__What is needed__
Extract the entries in their exact form.

(Task inputs Opens)

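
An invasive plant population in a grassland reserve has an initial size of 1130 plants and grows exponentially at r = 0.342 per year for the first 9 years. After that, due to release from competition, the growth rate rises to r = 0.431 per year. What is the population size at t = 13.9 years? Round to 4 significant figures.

Phase 1: N(9) = 1130·e^(0.342×9) = 1130·e^3.078 = 24537.9.
Phase 2 runs for 13.9 − 9 = 4.9 years at r = 0.431.
N(13.9) = 24537.9·e^(0.431×4.9) = 24537.9·e^2.112 = 202779.

202800 plants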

(Task inputs Closes)

__Answer box__
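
An invasive plant population in a grassland reserve has an initial size of 1130 plants and grows exponentially at r = 0.342 per year for the first 9 years. After that, due to release from competition, the growth rate rises to r = 0.431 per year. What is the population size at t = 13.9 years? Round to 4 significant figures.

Phase 1: N(9) = 1130·e^(0.342×9) = 1130·e^3.078 = 24537.9.
Phase 2 runs for 13.9 − 9 = 4.9 years at r = 0.431.
N(13.9) = 24537.9·e^(0.431×4.9) = 24537.9·e^2.112 = 202779.

202800 plants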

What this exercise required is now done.